** Data to examine follows **

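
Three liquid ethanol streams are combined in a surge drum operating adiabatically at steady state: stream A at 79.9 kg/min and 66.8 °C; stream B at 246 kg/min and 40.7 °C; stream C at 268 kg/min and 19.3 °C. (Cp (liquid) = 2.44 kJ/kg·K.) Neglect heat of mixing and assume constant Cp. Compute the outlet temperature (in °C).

No heat crosses the boundary, so H_out = H_in.
Σ ṁᵢCp,ᵢTᵢ = 79.9×2.44×66.8 + 246×2.44×40.7 + 268×2.44×19.3 = 50073
Σ ṁᵢCp,ᵢ = 79.9×2.44 + 246×2.44 + 268×2.44 = 1449.1
T_out = 50073 / 1449.1 = 34.555 °C

T_out = 34.6 °C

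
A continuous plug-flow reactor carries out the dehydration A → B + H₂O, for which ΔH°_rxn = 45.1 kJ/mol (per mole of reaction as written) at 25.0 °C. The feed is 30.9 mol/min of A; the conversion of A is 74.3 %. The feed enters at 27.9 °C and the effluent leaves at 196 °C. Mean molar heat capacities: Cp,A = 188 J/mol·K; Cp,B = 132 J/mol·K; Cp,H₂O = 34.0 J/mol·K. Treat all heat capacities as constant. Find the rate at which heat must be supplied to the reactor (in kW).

Q_in = 32.1 kW

Extent of reaction ξ = 0.743 × 30.9 = 22.959 mol/min
Reaction term: ξ·ΔH°_rxn = 22.959 × 45.1 = 1035.4 kJ/min
Sensible, feed 27.9→25 °C: -16.847 kJ/min
Outlet flows (mol/min): A 7.9413, B 22.959, H₂O 22.959
Sensible, products 25→196 °C: 907 kJ/min
Q = ΔH = 1925.6 kJ/min = 32.093 kW
Heat supplied = 32.093 kW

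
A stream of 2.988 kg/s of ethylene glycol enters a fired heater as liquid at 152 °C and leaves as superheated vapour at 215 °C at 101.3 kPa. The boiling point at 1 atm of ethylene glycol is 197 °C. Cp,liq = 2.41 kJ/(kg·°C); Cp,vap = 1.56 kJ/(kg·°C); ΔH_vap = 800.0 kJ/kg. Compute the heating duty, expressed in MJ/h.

Q = 10100 MJ/h

liquid 152→197 °C: 108.45 kJ/kg
vaporisation at 197 °C: 800 kJ/kg
vapour 197→215 °C: 28.08 kJ/kg
Δh = 108.45 + 800 + 28.08 = 936.53 kJ/kg
Q = ṁ·Δh = 2.988 kg/s × 936.53 kJ/kg = 2798.4 kJ/s
|Q| = 2798.4 kW = 10074 MJ/h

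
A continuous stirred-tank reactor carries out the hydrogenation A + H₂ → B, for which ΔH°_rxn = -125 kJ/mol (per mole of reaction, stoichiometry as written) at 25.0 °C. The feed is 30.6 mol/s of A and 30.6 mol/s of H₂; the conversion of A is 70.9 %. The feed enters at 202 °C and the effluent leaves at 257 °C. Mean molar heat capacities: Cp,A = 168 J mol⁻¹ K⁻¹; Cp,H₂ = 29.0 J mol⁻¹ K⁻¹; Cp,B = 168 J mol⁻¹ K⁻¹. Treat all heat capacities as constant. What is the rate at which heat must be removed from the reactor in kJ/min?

Q_out = 152000 kJ/min

Extent of reaction ξ = 0.709 × 30.6 = 21.695 mol/s
Reaction term: ξ·ΔH°_rxn = 21.695 × -125 = -2711.9 kJ/s
Sensible, feed 202→25 °C: -1067 kJ/s
Outlet flows (mol/s): A 8.9046, H₂ 8.9046, B 21.695
Sensible, products 25→257 °C: 1252.6 kJ/s
Q = ΔH = -2526.3 kJ/s = -2526.3 kW
Heat removed = 151580 kJ/min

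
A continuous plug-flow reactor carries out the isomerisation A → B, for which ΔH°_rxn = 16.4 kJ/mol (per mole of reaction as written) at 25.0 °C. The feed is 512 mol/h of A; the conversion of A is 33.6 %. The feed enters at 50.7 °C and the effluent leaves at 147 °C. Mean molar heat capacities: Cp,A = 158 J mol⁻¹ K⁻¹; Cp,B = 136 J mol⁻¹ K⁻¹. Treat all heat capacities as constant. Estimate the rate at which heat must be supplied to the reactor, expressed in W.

Extent of reaction ξ = 0.336 × 512 = 172.03 mol/h
Reaction term: ξ·ΔH°_rxn = 172.03 × 16.4 = 2821.3 kJ/h
Sensible, feed 50.7→25 °C: -2079 kJ/h
Outlet flows (mol/h): A 339.97, B 172.03
Sensible, products 25→147 °C: 9407.6 kJ/h
Q = ΔH = 10150 kJ/h = 2.8194 kW
Heat supplied = 2819.4 W

Q_in = 2820 W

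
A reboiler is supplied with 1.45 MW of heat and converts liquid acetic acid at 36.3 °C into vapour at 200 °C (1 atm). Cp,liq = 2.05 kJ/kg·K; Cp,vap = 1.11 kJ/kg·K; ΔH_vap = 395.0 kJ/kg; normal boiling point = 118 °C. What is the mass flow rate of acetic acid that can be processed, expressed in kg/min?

Δh = 2.05×(118−36.3) + 395.0 + 1.11×(200−118) = 653.5 kJ/kg
Q = 1.45 MW = 1450 kJ/s = 87000 kJ/min
ṁ = Q/Δh = 87000 / 653.5 = 133.13 kg/min

ṁ = 133 kg/min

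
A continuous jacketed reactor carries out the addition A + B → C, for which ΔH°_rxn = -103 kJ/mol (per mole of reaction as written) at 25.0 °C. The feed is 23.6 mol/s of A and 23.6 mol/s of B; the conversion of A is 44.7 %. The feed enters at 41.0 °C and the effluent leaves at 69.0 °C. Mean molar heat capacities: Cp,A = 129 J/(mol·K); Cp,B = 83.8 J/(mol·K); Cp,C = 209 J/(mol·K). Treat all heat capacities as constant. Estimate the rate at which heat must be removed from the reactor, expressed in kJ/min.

Extent of reaction ξ = 0.447 × 23.6 = 10.549 mol/s
Reaction term: ξ·ΔH°_rxn = 10.549 × -103 = -1086.6 kJ/s
Sensible, feed 41.0→25 °C: -80.353 kJ/s
Outlet flows (mol/s): A 13.051, B 13.051, C 10.549
Sensible, products 25→69.0 °C: 219.21 kJ/s
Q = ΔH = -947.71 kJ/s = -947.71 kW
Heat removed = 56863 kJ/min

Q_out = 56900 kJ/min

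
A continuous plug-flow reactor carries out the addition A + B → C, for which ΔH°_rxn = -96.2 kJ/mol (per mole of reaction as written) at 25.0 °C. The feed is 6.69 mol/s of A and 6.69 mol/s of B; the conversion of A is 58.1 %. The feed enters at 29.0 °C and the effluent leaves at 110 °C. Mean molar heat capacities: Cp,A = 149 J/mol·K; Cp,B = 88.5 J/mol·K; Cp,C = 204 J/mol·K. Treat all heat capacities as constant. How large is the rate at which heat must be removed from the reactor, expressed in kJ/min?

Extent of reaction ξ = 0.581 × 6.69 = 3.8869 mol/s
Reaction term: ξ·ΔH°_rxn = 3.8869 × -96.2 = -373.92 kJ/s
Sensible, feed 29.0→25 °C: -6.3555 kJ/s
Outlet flows (mol/s): A 2.8031, B 2.8031, C 3.8869
Sensible, products 25→110 °C: 123.99 kJ/s
Q = ΔH = -256.29 kJ/s = -256.29 kW
Heat removed = 15377 kJ/min

Q_out = 15400 kJ/min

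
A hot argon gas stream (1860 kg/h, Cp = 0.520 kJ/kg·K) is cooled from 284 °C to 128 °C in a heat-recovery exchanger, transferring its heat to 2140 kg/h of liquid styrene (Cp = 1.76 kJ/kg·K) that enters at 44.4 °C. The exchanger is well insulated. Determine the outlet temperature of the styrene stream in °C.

Heat released by hot stream: Q = 1860 × 0.520 × (284 − 128) = 150880 kJ/h
Energy balance on cold side (adiabatic exchanger): Q = ṁ_c·Cp_c·(T_c,out − T_c,in)
T_c,out = 44.4 + 150880/(2140 × 1.76) = 84.46 °C

T_c,out = 84.5 °C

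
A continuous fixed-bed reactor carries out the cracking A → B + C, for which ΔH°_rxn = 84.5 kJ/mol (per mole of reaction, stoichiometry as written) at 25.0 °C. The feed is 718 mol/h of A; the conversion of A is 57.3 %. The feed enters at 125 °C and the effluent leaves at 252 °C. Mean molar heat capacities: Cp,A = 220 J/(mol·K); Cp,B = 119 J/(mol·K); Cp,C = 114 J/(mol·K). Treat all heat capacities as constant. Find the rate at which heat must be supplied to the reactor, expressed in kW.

Extent of reaction ξ = 0.573 × 718 = 411.41 mol/h
Reaction term: ξ·ΔH°_rxn = 411.41 × 84.5 = 34764 kJ/h
Sensible, feed 125→25 °C: -15796 kJ/h
Outlet flows (mol/h): A 306.59, B 411.41, C 411.41
Sensible, products 25→252 °C: 37071 kJ/h
Q = ΔH = 56039 kJ/h = 15.567 kW
Heat supplied = 15.567 kW

Q_in = 15.6 kW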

** End of Data to examine **

Assigned task –
All lines starting at the one holding "A continuous fixed-bed" and ending at the last line above must be output exactly, and no other line may appear.

Solved problem –
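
A continuous fixed-bed reactor carries out the cracking A → B + C, for which ΔH°_rxn = 84.5 kJ/mol (per mole of reaction, stoichiometry as written) at 25.0 °C. The feed is 718 mol/h of A; the conversion of A is 57.3 %. The feed enters at 125 °C and the effluent leaves at 252 °C. Mean molar heat capacities: Cp,A = 220 J/(mol·K); Cp,B = 119 J/(mol·K); Cp,C = 114 J/(mol·K). Treat all heat capacities as constant. Find the rate at which heat must be supplied to the reactor, expressed in kW.

Extent of reaction ξ = 0.573 × 718 = 411.41 mol/h
Reaction term: ξ·ΔH°_rxn = 411.41 × 84.5 = 34764 kJ/h
Sensible, feed 125→25 °C: -15796 kJ/h
Outlet flows (mol/h): A 306.59, B 411.41, C 411.41
Sensible, products 25→252 °C: 37071 kJ/h
Q = ΔH = 56039 kJ/h = 15.567 kW
Heat supplied = 15.567 kW

Q_in = 15.6 kW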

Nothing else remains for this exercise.